### Prompt
Hand back all of the records exactly as they read.

[Saved data entries]
◇ ◇ ◇ ◇ ◇ ◇ ◇

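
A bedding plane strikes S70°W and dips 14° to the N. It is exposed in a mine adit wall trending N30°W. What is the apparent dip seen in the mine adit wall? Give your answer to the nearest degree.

Angle between strike (S70°W) and section (N30°W): β = 80°.
tan(apparent dip) = tan 14° · sin 80° = 0.2455
apparent dip = arctan 0.2455 = 13.80°

14°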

◇ ◇ ◇ ◇ ◇ ◇ ◇

### Finished task
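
A bedding plane strikes S70°W and dips 14° to the N. It is exposed in a mine adit wall trending N30°W. What is the apparent dip seen in the mine adit wall? Give your answer to the nearest degree.

Angle between strike (S70°W) and section (N30°W): β = 80°.
tan(apparent dip) = tan 14° · sin 80° = 0.2455
apparent dip = arctan 0.2455 = 13.80°

14°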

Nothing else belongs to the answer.